Collected data entries:

=== Begin Enclosure ===

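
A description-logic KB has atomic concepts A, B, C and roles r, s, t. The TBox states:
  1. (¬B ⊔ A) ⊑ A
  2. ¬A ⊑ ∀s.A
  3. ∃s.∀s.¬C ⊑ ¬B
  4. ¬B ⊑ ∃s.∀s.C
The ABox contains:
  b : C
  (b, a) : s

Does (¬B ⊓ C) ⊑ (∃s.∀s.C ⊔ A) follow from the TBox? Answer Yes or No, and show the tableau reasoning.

Yes

1. (¬B ⊓ C) ⊑ (∃s.∀s.C ⊔ A)  ⇔  ((¬B ⊓ C) ⊓ (∀s.∃s.¬C ⊓ ¬A)) unsat w.r.t. T
   all branches close; clash {A, ¬A} at x₀
2. Hence (¬B ⊓ C) ⊑ (∃s.∀s.C ⊔ A): entailed.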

=== End Enclosure ===

_Task statement_
Set down every entry once more, exactly as it was written above.

_Answer for the task_
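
A description-logic KB has atomic concepts A, B, C and roles r, s, t. The TBox states:
  1. (¬B ⊔ A) ⊑ A
  2. ¬A ⊑ ∀s.A
  3. ∃s.∀s.¬C ⊑ ¬B
  4. ¬B ⊑ ∃s.∀s.C
The ABox contains:
  b : C
  (b, a) : s

Does (¬B ⊓ C) ⊑ (∃s.∀s.C ⊔ A) follow from the TBox? Answer Yes or No, and show the tableau reasoning.

Yes

1. (¬B ⊓ C) ⊑ (∃s.∀s.C ⊔ A)  ⇔  ((¬B ⊓ C) ⊓ (∀s.∃s.¬C ⊓ ¬A)) unsat w.r.t. T
   all branches close; clash {A, ¬A} at x₀
2. Hence (¬B ⊓ C) ⊑ (∃s.∀s.C ⊔ A): entailed.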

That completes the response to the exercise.